What is required:
The result should consist solely of the line containing "P2: (lon, lat)" and the lines that follow it below, each reproduced exactly, the last line included.

Working data:
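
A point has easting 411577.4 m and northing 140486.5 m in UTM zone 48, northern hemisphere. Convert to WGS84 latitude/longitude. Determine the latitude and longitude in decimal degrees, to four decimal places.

Zone 48N: λ₀ = 105°, k₀ = 0.9996, false easting 500000 m.
Meridian distance M = (N − FN)/k₀ = 140542.7 m.
Inverse transverse Mercator on WGS84 gives φ = 1.27090027°, λ = 104.20519984°.

lat 1.2709°, lon 104.2052°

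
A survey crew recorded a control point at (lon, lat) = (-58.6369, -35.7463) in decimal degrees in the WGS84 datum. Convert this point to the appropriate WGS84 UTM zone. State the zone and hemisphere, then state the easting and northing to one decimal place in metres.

Longitude -58.6369° lies in the 6° band [-60°, -54°), giving zone 21; latitude is south of the equator, so 21S.
Zone 21 central meridian λ₀ = 6×21 − 183 = -57°; Δλ = -1.6369°.
Transverse Mercator on WGS84 with k₀ = 0.9996 gives E = 351992.570 m, N = 6042954.663 m.

Zone 21S: E 351992.6 m, N 6042954.7 m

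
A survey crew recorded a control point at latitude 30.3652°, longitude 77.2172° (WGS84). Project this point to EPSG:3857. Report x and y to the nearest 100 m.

Web Mercator is spherical with R = a = 6378137 m.
x = R·λ = 6378137 × 1.347694379 = 8595779.384 m.
y = R·ln tan(π/4 + φ/2) = 6378137 × 0.556679765 = 3550579.805 m.

x 8595800 m, y 3550600 m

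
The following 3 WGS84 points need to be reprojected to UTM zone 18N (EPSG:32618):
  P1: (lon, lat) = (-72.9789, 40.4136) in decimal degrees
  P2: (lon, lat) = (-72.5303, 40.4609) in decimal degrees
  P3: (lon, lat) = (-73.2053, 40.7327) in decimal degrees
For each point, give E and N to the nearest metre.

P1: E 671481 m, N 4475626 m; P2: E 709399 m, N 4481844 m; P3: E 651549 m, N 4510634 m

UTM zone 18N: λ₀ = -75°, k₀ = 0.9996.
P1 (40.4136°, -72.9789°) → (671480.853, 4475625.633) m.
P2 (40.4609°, -72.5303°) → (709399.015, 4481844.261) m.
P3 (40.7327°, -73.2053°) → (651548.872, 4510633.982) m.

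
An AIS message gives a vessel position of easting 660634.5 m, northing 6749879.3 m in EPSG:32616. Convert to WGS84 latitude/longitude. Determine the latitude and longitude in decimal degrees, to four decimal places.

Zone 16N: λ₀ = -87°, k₀ = 0.9996, false easting 500000 m.
Meridian distance M = (N − FN)/k₀ = 6752580.3 m.
Inverse transverse Mercator on WGS84 gives φ = 60.85159979°, λ = -84.04309959°.

lat 60.8516°, lon -84.0431°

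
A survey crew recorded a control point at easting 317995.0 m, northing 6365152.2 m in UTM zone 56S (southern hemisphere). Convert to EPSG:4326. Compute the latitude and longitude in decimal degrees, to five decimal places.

lat -32.83660°, lon 151.05540°

Zone 56S: λ₀ = 153°, k₀ = 0.9996, false easting 500000 m, false northing 10000000 m.
Meridian distance M = (N − FN)/k₀ = -3636302.3 m.
Inverse transverse Mercator on WGS84 gives φ = -32.83659993°, λ = 151.05540046°.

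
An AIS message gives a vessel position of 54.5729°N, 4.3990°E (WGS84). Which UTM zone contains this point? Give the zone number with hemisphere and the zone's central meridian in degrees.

Zone 31N, central meridian 3°

UTM zone = ⌊(λ + 180)/6⌋ + 1; 4.3990° ∈ [0°, 6°) → zone 31.
Hemisphere: N (φ ≥ 0).
Central meridian λ₀ = 6×31 − 183 = 3°.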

Solution:
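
  P2: (lon, lat) = (-72.5303, 40.4609) in decimal degrees
  P3: (lon, lat) = (-73.2053, 40.7327) in decimal degrees
For each point, give E and N to the nearest metre.

P1: E 671481 m, N 4475626 m; P2: E 709399 m, N 4481844 m; P3: E 651549 m, N 4510634 m

UTM zone 18N: λ₀ = -75°, k₀ = 0.9996.
P1 (40.4136°, -72.9789°) → (671480.853, 4475625.633) m.
P2 (40.4609°, -72.5303°) → (709399.015, 4481844.261) m.
P3 (40.7327°, -73.2053°) → (651548.872, 4510633.982) m.

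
An AIS message gives a vessel position of easting 660634.5 m, northing 6749879.3 m in EPSG:32616. Convert to WGS84 latitude/longitude. Determine the latitude and longitude in decimal degrees, to four decimal places.

Zone 16N: λ₀ = -87°, k₀ = 0.9996, false easting 500000 m.
Meridian distance M = (N − FN)/k₀ = 6752580.3 m.
Inverse transverse Mercator on WGS84 gives φ = 60.85159979°, λ = -84.04309959°.

lat 60.8516°, lon -84.0431°

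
A survey crew recorded a control point at easting 317995.0 m, northing 6365152.2 m in UTM zone 56S (southern hemisphere). Convert to EPSG:4326. Compute the latitude and longitude in decimal degrees, to five decimal places.

lat -32.83660°, lon 151.05540°

Zone 56S: λ₀ = 153°, k₀ = 0.9996, false easting 500000 m, false northing 10000000 m.
Meridian distance M = (N − FN)/k₀ = -3636302.3 m.
Inverse transverse Mercator on WGS84 gives φ = -32.83659993°, λ = 151.05540046°.

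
An AIS message gives a vessel position of 54.5729°N, 4.3990°E (WGS84). Which UTM zone contains this point? Give the zone number with hemisphere and the zone's central meridian in degrees.

Zone 31N, central meridian 3°

UTM zone = ⌊(λ + 180)/6⌋ + 1; 4.3990° ∈ [0°, 6°) → zone 31.
Hemisphere: N (φ ≥ 0).
Central meridian λ₀ = 6×31 − 183 = 3°.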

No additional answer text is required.